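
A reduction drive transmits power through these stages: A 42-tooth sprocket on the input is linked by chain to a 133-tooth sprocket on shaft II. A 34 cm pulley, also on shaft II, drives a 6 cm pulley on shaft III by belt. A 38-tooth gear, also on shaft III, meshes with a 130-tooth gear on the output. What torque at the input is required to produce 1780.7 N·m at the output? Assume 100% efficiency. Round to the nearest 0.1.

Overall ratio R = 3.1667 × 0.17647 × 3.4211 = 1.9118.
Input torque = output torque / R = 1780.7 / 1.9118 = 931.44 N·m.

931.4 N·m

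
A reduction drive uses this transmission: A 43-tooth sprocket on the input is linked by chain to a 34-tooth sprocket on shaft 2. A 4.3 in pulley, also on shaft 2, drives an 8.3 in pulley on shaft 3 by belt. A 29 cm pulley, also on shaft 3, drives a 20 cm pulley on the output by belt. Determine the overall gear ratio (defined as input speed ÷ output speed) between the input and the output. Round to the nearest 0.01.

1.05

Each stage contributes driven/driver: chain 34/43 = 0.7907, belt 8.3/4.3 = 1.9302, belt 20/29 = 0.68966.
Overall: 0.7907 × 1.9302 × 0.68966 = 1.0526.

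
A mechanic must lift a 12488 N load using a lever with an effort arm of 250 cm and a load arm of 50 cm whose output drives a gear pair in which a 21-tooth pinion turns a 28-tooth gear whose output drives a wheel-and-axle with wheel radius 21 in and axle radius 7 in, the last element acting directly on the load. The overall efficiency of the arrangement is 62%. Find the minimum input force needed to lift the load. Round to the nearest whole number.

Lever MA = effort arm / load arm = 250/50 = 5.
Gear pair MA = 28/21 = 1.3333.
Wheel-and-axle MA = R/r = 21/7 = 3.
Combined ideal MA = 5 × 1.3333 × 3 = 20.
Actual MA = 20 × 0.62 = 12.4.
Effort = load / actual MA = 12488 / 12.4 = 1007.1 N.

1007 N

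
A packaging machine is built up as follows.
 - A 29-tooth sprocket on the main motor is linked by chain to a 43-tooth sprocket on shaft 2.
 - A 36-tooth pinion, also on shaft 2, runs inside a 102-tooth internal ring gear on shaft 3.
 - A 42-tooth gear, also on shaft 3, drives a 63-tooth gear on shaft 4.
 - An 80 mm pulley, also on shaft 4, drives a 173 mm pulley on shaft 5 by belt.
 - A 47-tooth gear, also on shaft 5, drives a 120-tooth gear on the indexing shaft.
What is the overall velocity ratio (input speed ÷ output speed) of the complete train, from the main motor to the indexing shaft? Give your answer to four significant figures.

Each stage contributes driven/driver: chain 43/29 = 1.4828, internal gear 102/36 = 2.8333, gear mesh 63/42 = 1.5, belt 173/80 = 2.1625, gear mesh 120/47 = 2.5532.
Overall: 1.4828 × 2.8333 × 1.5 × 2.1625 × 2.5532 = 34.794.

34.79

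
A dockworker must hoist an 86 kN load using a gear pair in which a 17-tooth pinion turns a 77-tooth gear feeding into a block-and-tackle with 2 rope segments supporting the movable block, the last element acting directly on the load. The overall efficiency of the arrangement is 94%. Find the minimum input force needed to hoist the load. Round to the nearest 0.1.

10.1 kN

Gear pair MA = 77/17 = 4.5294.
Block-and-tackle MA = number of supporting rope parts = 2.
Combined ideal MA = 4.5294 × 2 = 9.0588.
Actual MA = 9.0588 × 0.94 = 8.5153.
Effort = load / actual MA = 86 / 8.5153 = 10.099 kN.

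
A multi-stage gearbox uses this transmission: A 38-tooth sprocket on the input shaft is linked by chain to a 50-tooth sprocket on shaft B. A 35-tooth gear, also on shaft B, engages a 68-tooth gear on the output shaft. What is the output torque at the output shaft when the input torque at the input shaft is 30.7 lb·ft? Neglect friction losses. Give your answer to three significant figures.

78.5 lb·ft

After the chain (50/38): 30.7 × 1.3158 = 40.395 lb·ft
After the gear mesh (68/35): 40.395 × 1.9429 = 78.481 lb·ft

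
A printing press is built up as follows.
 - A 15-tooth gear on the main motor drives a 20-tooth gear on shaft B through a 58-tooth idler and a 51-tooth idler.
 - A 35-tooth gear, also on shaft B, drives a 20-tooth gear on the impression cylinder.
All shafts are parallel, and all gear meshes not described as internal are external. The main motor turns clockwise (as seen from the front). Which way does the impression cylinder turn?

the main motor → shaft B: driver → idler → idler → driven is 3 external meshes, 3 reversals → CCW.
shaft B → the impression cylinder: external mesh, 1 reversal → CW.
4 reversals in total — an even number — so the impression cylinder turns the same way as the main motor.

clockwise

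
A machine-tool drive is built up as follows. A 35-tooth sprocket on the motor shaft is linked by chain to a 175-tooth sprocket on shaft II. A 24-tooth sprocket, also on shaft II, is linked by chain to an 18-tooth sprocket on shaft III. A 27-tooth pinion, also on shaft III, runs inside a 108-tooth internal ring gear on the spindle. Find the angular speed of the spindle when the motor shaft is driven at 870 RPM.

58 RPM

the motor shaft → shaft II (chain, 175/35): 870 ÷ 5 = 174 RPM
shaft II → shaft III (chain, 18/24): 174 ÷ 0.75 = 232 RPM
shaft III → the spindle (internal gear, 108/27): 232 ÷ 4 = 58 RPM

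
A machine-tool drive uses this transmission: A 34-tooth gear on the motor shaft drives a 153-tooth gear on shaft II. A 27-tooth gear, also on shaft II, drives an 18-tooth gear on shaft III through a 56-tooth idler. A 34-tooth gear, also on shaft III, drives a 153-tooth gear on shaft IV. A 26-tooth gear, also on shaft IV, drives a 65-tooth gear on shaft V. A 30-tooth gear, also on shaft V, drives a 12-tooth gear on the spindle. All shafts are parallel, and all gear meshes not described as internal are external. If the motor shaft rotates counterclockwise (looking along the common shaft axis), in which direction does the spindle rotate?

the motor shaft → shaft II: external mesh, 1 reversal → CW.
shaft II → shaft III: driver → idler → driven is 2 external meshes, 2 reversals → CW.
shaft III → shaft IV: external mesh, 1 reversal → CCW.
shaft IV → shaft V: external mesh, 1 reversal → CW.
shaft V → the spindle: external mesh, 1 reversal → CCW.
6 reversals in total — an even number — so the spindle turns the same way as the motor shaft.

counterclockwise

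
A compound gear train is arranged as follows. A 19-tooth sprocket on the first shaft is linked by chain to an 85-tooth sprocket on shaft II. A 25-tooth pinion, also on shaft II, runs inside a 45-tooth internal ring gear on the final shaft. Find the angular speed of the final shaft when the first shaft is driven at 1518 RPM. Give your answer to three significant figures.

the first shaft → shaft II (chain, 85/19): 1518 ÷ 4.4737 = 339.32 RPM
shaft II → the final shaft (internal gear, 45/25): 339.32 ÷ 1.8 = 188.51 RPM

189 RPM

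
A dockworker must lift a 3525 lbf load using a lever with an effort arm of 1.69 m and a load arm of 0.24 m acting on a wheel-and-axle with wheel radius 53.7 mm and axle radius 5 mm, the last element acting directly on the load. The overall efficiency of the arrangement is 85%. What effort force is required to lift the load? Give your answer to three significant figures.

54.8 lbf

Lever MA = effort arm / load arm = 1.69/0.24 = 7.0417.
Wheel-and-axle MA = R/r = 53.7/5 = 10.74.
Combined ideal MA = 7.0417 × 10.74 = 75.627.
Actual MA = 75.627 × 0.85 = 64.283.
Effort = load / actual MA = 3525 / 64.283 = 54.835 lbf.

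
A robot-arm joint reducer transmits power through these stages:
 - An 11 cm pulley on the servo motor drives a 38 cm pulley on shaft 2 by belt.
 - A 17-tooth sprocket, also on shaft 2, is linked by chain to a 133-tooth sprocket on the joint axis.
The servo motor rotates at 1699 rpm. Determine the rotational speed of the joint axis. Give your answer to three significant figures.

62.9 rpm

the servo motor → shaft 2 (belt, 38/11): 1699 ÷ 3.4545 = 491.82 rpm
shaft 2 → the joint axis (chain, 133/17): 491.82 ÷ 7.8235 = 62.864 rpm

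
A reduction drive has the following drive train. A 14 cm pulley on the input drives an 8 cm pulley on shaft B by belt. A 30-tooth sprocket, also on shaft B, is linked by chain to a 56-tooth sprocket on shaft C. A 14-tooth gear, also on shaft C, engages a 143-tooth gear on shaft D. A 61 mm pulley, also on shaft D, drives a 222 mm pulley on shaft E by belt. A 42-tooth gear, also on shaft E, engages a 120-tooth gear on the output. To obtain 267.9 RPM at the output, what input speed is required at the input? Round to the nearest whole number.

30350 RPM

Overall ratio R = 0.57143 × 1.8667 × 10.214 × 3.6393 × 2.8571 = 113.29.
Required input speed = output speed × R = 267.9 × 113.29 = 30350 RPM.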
==
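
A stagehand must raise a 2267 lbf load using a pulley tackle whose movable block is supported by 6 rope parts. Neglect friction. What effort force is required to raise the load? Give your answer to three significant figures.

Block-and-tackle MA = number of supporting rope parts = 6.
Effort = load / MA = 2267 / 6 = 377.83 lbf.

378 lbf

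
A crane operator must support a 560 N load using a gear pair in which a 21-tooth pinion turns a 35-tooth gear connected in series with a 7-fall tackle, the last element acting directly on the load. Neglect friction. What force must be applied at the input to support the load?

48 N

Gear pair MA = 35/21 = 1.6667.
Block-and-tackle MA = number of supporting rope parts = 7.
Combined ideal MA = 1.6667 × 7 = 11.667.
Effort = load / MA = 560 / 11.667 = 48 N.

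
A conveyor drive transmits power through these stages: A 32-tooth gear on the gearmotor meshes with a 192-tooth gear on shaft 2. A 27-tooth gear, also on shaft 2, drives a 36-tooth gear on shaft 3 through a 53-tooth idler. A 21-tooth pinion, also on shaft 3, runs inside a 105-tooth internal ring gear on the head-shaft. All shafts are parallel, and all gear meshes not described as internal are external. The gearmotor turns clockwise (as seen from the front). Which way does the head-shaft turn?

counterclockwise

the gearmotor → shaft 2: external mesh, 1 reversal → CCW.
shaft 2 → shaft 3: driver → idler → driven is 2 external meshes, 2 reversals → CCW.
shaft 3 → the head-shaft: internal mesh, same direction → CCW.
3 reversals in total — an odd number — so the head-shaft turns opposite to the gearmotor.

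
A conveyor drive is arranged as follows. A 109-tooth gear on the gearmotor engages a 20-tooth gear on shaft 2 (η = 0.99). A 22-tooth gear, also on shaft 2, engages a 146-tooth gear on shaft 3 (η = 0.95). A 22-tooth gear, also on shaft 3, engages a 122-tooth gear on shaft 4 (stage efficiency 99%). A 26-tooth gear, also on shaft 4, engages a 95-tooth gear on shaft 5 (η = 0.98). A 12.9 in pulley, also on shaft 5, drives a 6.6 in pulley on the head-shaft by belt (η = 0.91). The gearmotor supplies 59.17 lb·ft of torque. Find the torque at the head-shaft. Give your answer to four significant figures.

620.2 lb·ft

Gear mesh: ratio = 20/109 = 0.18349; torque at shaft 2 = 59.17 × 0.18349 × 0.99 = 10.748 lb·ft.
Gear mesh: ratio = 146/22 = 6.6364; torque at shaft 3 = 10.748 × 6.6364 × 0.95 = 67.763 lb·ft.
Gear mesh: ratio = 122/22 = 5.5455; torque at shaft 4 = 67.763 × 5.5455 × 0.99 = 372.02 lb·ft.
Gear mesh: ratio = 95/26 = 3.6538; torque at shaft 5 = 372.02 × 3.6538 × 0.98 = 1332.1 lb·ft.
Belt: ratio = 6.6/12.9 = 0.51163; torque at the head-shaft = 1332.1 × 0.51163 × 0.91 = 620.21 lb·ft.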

## Work required
Repeat exactly the lines of the listing above, from the one with "- A 15-tooth" down to the one with "- A 35-tooth"; both of those lines belong in the range.

## Output for this task
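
 - A 15-tooth gear on the main motor drives a 20-tooth gear on shaft B through a 58-tooth idler and a 51-tooth idler.
 - A 35-tooth gear, also on shaft B, drives a 20-tooth gear on the impression cylinder.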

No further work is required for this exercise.